# [EXERCISE INSTRUCTIONS]
All that should come back is the lines of the data below from the one containing "Calculate the standard" to the one containing "Cu^2+(aq) + 2", inclusive, exactly as they stand.

# [SOURCE MATERIAL]
:::::

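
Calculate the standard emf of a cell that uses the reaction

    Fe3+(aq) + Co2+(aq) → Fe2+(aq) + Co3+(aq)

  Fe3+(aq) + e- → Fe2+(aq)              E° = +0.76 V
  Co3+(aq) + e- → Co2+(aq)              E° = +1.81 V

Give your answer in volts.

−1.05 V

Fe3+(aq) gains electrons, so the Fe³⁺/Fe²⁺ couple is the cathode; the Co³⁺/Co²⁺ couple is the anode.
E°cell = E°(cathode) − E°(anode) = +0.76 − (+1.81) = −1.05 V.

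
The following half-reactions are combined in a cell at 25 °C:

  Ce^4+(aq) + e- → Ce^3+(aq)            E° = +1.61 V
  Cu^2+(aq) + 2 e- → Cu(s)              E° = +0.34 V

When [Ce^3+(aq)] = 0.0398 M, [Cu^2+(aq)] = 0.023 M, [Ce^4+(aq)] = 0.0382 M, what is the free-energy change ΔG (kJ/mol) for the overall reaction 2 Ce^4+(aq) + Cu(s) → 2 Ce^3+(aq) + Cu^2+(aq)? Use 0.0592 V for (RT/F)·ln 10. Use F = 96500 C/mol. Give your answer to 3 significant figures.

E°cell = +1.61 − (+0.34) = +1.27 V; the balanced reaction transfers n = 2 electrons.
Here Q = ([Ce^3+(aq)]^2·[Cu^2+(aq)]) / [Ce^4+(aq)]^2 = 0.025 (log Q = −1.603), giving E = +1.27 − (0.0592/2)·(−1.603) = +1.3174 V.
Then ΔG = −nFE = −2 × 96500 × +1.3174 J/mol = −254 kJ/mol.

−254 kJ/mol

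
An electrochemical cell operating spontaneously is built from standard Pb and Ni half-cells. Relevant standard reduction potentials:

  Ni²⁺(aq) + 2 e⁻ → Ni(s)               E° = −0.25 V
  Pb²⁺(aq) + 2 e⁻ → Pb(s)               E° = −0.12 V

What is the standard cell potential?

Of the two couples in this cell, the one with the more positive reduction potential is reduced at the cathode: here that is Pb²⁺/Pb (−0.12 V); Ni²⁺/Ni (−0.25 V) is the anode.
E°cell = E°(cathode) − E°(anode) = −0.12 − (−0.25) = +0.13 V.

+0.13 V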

:::::

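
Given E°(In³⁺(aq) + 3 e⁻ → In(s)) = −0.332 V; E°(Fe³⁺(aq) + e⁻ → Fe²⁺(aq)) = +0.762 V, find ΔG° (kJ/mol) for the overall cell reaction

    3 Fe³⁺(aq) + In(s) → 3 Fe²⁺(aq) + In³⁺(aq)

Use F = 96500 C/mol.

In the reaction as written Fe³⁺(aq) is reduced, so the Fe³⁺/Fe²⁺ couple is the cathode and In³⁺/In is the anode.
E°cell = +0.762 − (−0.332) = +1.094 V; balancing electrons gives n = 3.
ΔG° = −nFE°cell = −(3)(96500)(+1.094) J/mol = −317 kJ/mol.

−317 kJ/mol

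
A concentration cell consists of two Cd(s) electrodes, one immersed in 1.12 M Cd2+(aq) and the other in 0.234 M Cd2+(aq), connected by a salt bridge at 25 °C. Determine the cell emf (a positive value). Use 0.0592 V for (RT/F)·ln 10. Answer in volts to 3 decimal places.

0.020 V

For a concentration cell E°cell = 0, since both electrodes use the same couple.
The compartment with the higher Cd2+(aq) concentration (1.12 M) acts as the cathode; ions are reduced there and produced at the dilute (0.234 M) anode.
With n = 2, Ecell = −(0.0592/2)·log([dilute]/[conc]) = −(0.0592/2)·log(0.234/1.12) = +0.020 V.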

:::::

# [COMPLETED TASK]
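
Calculate the standard emf of a cell that uses the reaction

    Fe3+(aq) + Co2+(aq) → Fe2+(aq) + Co3+(aq)

  Fe3+(aq) + e- → Fe2+(aq)              E° = +0.76 V
  Co3+(aq) + e- → Co2+(aq)              E° = +1.81 V

Give your answer in volts.

−1.05 V

Fe3+(aq) gains electrons, so the Fe³⁺/Fe²⁺ couple is the cathode; the Co³⁺/Co²⁺ couple is the anode.
E°cell = E°(cathode) − E°(anode) = +0.76 − (+1.81) = −1.05 V.

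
The following half-reactions are combined in a cell at 25 °C:

  Ce^4+(aq) + e- → Ce^3+(aq)            E° = +1.61 V
  Cu^2+(aq) + 2 e- → Cu(s)              E° = +0.34 V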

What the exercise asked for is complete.